How to complete this task:
An exact repetition of the records is required. Leave nothing out.

Supplied records:
—————
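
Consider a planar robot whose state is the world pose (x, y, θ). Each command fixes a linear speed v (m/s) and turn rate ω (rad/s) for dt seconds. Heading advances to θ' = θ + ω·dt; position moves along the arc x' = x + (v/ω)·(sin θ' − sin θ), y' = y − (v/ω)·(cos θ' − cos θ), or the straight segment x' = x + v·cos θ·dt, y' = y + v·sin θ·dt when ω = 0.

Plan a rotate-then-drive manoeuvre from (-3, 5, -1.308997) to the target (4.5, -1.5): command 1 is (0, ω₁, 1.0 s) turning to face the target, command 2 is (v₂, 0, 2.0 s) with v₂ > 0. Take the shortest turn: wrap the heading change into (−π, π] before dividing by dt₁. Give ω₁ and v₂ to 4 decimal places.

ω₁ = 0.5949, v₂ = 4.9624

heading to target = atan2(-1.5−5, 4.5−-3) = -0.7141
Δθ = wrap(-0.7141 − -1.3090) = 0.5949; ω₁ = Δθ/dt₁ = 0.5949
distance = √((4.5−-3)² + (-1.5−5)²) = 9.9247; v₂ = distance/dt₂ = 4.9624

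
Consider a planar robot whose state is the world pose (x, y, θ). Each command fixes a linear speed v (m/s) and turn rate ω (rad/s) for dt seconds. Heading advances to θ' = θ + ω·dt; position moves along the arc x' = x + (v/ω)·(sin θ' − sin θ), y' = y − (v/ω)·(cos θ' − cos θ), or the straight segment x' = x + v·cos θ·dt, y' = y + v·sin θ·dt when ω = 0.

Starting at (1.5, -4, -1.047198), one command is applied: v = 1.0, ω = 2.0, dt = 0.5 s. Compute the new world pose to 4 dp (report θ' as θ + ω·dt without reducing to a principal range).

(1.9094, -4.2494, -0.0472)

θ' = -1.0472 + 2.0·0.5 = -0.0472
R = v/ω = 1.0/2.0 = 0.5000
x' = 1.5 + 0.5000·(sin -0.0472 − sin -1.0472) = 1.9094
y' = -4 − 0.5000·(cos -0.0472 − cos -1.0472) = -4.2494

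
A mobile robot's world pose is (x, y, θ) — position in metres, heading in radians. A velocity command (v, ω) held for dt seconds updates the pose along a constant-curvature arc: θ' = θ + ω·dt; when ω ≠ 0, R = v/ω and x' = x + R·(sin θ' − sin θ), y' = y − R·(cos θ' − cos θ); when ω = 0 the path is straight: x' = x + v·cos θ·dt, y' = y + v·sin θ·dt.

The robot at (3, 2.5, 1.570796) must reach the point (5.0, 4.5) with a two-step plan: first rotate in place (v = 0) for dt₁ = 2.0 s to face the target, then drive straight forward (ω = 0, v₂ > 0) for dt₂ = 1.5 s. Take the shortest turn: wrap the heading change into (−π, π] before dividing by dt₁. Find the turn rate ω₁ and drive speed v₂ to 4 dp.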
—————
Task solution:
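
Consider a planar robot whose state is the world pose (x, y, θ). Each command fixes a linear speed v (m/s) and turn rate ω (rad/s) for dt seconds. Heading advances to θ' = θ + ω·dt; position moves along the arc x' = x + (v/ω)·(sin θ' − sin θ), y' = y − (v/ω)·(cos θ' − cos θ), or the straight segment x' = x + v·cos θ·dt, y' = y + v·sin θ·dt when ω = 0.

Plan a rotate-then-drive manoeuvre from (-3, 5, -1.308997) to the target (4.5, -1.5): command 1 is (0, ω₁, 1.0 s) turning to face the target, command 2 is (v₂, 0, 2.0 s) with v₂ > 0. Take the shortest turn: wrap the heading change into (−π, π] before dividing by dt₁. Give ω₁ and v₂ to 4 decimal places.

ω₁ = 0.5949, v₂ = 4.9624

heading to target = atan2(-1.5−5, 4.5−-3) = -0.7141
Δθ = wrap(-0.7141 − -1.3090) = 0.5949; ω₁ = Δθ/dt₁ = 0.5949
distance = √((4.5−-3)² + (-1.5−5)²) = 9.9247; v₂ = distance/dt₂ = 4.9624

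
Consider a planar robot whose state is the world pose (x, y, θ). Each command fixes a linear speed v (m/s) and turn rate ω (rad/s) for dt seconds. Heading advances to θ' = θ + ω·dt; position moves along the arc x' = x + (v/ω)·(sin θ' − sin θ), y' = y − (v/ω)·(cos θ' − cos θ), or the straight segment x' = x + v·cos θ·dt, y' = y + v·sin θ·dt when ω = 0.

Starting at (1.5, -4, -1.047198), one command is applied: v = 1.0, ω = 2.0, dt = 0.5 s. Compute the new world pose to 4 dp (report θ' as θ + ω·dt without reducing to a principal range).

(1.9094, -4.2494, -0.0472)

θ' = -1.0472 + 2.0·0.5 = -0.0472
R = v/ω = 1.0/2.0 = 0.5000
x' = 1.5 + 0.5000·(sin -0.0472 − sin -1.0472) = 1.9094
y' = -4 − 0.5000·(cos -0.0472 − cos -1.0472) = -4.2494

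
A mobile robot's world pose is (x, y, θ) — position in metres, heading in radians. A velocity command (v, ω) held for dt seconds updates the pose along a constant-curvature arc: θ' = θ + ω·dt; when ω ≠ 0, R = v/ω and x' = x + R·(sin θ' − sin θ), y' = y − R·(cos θ' − cos θ); when ω = 0 the path is straight: x' = x + v·cos θ·dt, y' = y + v·sin θ·dt.

The robot at (3, 2.5, 1.570796) must reach the point (5.0, 4.5) with a two-step plan: first rotate in place (v = 0) for dt₁ = 2.0 s to face the target, then drive straight forward (ω = 0, v₂ > 0) for dt₂ = 1.5 s. Take the shortest turn: wrap the heading change into (−π, π] before dividing by dt₁. Find the turn rate ω₁ and drive speed v₂ to 4 dp.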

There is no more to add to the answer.